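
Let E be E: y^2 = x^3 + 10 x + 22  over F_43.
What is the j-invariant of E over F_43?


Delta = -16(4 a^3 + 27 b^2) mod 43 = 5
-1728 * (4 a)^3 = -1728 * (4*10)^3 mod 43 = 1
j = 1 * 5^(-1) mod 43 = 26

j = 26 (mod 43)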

____________________

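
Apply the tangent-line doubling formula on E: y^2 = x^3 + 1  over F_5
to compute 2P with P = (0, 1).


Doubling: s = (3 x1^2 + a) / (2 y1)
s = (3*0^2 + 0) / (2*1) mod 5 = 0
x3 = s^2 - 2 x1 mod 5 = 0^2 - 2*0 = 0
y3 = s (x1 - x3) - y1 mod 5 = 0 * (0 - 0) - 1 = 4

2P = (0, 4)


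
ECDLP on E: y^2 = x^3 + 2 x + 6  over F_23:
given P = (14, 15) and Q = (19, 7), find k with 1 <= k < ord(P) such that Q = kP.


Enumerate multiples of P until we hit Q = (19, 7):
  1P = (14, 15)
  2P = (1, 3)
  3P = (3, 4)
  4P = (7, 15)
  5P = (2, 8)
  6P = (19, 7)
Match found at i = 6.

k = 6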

____________________

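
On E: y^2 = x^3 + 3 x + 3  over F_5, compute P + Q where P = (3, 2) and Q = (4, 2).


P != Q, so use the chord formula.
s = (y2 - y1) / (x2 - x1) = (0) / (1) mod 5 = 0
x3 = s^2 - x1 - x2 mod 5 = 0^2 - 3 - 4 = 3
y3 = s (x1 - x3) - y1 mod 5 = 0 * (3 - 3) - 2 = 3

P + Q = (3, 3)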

____________________

Exercise aim: What are the lines above, starting at the one with "to compute 2P with P = (0, 1)." and ending at the one with "ECDLP on E: y^2"? Give them again exactly, and only them.

Result for this task:
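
to compute 2P with P = (0, 1).


Doubling: s = (3 x1^2 + a) / (2 y1)
s = (3*0^2 + 0) / (2*1) mod 5 = 0
x3 = s^2 - 2 x1 mod 5 = 0^2 - 2*0 = 0
y3 = s (x1 - x3) - y1 mod 5 = 0 * (0 - 0) - 1 = 4

2P = (0, 4)


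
ECDLP on E: y^2 = x^3 + 2 x + 6  over F_23: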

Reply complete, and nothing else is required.